§ Task item
Output, exactly and alone, the lines from the one containing "step 1: BADD" through the last line of the material below, both ends included.

++++++++++

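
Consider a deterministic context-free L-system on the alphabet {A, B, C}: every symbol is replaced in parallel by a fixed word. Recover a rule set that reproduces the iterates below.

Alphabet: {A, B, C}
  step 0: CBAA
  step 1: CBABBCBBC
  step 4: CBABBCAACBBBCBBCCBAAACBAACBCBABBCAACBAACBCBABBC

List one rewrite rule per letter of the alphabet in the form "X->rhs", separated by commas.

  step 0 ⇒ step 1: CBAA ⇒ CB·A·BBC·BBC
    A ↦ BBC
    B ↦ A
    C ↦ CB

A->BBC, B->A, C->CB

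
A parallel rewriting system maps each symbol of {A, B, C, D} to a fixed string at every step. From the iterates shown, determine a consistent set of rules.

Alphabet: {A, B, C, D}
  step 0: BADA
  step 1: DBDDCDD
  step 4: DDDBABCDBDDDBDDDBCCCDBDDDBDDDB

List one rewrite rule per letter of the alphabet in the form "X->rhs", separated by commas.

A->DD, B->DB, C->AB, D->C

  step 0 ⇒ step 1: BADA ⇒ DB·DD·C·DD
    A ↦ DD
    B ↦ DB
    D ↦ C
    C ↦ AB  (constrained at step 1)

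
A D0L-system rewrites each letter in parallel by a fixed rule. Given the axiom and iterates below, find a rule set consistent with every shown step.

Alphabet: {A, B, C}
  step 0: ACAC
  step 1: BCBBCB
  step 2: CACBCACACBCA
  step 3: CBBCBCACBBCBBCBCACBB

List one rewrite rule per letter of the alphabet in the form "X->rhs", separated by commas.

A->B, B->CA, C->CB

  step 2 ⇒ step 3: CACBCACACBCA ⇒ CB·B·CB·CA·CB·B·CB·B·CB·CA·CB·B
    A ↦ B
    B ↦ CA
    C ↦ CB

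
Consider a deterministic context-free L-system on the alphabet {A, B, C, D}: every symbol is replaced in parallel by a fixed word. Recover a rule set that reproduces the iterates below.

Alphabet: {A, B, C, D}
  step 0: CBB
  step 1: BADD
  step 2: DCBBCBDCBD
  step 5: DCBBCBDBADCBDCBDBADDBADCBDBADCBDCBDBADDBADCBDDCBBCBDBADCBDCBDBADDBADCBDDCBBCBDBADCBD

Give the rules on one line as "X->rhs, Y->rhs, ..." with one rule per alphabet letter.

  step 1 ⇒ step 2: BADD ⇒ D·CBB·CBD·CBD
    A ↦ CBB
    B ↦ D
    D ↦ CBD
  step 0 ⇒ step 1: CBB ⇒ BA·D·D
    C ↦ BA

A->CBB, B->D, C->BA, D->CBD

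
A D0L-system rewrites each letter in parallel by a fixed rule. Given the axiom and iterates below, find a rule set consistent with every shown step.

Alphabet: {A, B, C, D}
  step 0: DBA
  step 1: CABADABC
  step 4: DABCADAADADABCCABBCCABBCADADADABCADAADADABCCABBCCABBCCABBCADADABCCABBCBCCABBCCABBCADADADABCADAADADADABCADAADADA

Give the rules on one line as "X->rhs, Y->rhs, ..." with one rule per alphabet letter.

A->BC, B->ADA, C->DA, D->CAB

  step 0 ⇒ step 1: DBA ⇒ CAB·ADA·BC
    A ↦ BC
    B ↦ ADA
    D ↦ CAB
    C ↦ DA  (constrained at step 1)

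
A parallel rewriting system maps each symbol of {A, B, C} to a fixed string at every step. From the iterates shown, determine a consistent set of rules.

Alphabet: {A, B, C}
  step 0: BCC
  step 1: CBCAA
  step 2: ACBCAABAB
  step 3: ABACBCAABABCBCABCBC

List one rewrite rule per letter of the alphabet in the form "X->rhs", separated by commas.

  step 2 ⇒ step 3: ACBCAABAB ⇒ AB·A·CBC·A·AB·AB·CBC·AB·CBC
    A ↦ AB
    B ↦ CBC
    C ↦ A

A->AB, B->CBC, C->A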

++++++++++

§ Answer space
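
  step 1: BADD
  step 2: DCBBCBDCBD
  step 5: DCBBCBDBADCBDCBDBADDBADCBDBADCBDCBDBADDBADCBDDCBBCBDBADCBDCBDBADDBADCBDDCBBCBDBADCBD

Give the rules on one line as "X->rhs, Y->rhs, ..." with one rule per alphabet letter.

  step 1 ⇒ step 2: BADD ⇒ D·CBB·CBD·CBD
    A ↦ CBB
    B ↦ D
    D ↦ CBD
  step 0 ⇒ step 1: CBB ⇒ BA·D·D
    C ↦ BA

A->CBB, B->D, C->BA, D->CBD

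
A D0L-system rewrites each letter in parallel by a fixed rule. Given the axiom and iterates below, find a rule set consistent with every shown step.

Alphabet: {A, B, C, D}
  step 0: DBA
  step 1: CABADABC
  step 4: DABCADAADADABCCABBCCABBCADADADABCADAADADABCCABBCCABBCCABBCADADABCCABBCBCCABBCCABBCADADADABCADAADADADABCADAADADA

Give the rules on one line as "X->rhs, Y->rhs, ..." with one rule per alphabet letter.

A->BC, B->ADA, C->DA, D->CAB

  step 0 ⇒ step 1: DBA ⇒ CAB·ADA·BC
    A ↦ BC
    B ↦ ADA
    D ↦ CAB
    C ↦ DA  (constrained at step 1)

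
A parallel rewriting system maps each symbol of {A, B, C} to a fixed string at every step. From the iterates shown, determine a consistent set of rules.

Alphabet: {A, B, C}
  step 0: BCC
  step 1: CBCAA
  step 2: ACBCAABAB
  step 3: ABACBCAABABCBCABCBC

List one rewrite rule per letter of the alphabet in the form "X->rhs", separated by commas.

  step 2 ⇒ step 3: ACBCAABAB ⇒ AB·A·CBC·A·AB·AB·CBC·AB·CBC
    A ↦ AB
    B ↦ CBC
    C ↦ A

A->AB, B->CBC, C->A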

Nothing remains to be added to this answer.